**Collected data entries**
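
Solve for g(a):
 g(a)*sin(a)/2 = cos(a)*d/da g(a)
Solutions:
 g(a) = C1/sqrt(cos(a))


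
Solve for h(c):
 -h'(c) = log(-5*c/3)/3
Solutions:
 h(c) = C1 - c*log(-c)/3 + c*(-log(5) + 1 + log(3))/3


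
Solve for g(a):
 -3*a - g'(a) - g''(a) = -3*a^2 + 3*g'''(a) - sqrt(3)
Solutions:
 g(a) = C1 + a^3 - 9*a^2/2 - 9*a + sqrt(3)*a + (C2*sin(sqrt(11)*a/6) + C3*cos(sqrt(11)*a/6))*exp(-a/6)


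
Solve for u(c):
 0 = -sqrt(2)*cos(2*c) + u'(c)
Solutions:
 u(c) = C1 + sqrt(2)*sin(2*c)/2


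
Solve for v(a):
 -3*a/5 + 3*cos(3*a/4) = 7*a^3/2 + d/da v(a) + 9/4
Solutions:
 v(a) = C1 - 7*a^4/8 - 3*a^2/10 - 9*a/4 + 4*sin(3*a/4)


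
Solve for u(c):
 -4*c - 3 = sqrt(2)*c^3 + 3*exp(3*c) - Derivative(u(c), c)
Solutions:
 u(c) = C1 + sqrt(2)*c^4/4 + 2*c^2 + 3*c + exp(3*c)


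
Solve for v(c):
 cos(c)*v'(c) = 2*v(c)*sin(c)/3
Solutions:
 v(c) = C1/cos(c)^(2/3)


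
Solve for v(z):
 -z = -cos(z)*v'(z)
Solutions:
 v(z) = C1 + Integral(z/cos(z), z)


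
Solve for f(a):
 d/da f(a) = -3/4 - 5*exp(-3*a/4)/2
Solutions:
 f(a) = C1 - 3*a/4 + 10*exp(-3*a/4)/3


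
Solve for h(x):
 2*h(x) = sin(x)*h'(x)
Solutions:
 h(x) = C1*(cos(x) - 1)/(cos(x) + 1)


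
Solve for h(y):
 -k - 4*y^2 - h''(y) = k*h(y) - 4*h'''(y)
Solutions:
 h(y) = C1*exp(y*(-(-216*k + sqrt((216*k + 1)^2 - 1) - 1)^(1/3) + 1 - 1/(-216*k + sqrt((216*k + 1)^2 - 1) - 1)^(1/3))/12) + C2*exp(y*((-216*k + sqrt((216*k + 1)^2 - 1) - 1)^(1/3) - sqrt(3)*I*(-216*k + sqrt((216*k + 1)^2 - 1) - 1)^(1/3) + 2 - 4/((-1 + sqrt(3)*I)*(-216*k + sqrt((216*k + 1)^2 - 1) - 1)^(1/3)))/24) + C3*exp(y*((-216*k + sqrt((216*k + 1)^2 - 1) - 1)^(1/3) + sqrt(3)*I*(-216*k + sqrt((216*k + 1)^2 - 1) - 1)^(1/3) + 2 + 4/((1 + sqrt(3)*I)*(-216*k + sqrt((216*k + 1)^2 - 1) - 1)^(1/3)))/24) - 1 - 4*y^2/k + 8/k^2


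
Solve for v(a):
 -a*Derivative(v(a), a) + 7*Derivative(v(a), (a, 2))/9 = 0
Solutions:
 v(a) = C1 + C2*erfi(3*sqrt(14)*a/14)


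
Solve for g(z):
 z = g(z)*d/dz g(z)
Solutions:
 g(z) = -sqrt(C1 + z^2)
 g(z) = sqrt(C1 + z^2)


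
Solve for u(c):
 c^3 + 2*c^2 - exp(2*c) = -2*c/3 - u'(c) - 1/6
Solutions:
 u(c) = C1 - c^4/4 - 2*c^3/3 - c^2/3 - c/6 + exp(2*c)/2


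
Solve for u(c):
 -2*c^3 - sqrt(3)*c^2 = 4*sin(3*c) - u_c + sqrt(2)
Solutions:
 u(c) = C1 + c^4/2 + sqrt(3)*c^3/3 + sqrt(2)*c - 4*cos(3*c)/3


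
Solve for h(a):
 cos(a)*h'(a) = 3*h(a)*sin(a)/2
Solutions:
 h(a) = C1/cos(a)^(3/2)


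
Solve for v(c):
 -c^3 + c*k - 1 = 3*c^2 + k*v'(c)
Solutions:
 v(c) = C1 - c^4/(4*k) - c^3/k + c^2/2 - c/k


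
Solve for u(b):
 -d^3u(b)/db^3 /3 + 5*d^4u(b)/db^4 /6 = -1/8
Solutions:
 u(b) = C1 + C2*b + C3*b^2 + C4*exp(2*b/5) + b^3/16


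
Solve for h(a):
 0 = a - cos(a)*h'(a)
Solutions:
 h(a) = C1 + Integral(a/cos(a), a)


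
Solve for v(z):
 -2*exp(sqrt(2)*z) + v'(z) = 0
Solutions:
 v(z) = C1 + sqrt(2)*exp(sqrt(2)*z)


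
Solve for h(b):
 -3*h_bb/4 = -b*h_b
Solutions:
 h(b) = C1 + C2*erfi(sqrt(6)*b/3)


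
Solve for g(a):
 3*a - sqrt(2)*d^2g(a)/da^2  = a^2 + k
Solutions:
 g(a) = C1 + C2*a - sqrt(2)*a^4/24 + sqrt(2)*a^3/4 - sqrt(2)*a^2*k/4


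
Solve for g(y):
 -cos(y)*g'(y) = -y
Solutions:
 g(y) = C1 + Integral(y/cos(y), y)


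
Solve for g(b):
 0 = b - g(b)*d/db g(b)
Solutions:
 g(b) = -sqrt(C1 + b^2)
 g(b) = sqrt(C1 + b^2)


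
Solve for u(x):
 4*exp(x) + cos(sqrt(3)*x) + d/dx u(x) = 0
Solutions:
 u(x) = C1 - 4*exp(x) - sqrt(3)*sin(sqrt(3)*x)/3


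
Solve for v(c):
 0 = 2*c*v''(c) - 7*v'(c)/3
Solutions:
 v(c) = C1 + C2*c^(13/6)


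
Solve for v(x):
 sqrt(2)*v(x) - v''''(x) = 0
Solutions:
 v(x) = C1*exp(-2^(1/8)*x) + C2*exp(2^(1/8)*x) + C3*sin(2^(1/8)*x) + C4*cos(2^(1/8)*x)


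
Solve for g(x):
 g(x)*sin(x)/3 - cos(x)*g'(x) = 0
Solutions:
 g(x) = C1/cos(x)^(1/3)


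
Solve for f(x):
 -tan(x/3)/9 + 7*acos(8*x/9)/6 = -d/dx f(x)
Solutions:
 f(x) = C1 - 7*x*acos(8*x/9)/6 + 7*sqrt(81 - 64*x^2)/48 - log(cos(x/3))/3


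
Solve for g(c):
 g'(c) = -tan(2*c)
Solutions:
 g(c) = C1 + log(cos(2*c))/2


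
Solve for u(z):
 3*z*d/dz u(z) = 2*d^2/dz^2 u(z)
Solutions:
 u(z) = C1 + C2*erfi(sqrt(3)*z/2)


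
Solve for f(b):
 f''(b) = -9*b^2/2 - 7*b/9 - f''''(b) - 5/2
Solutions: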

**Problem description**
From the entries above, extract each line containing "Derivative".

**Written answer**
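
 -4*c - 3 = sqrt(2)*c^3 + 3*exp(3*c) - Derivative(u(c), c)
 -a*Derivative(v(a), a) + 7*Derivative(v(a), (a, 2))/9 = 0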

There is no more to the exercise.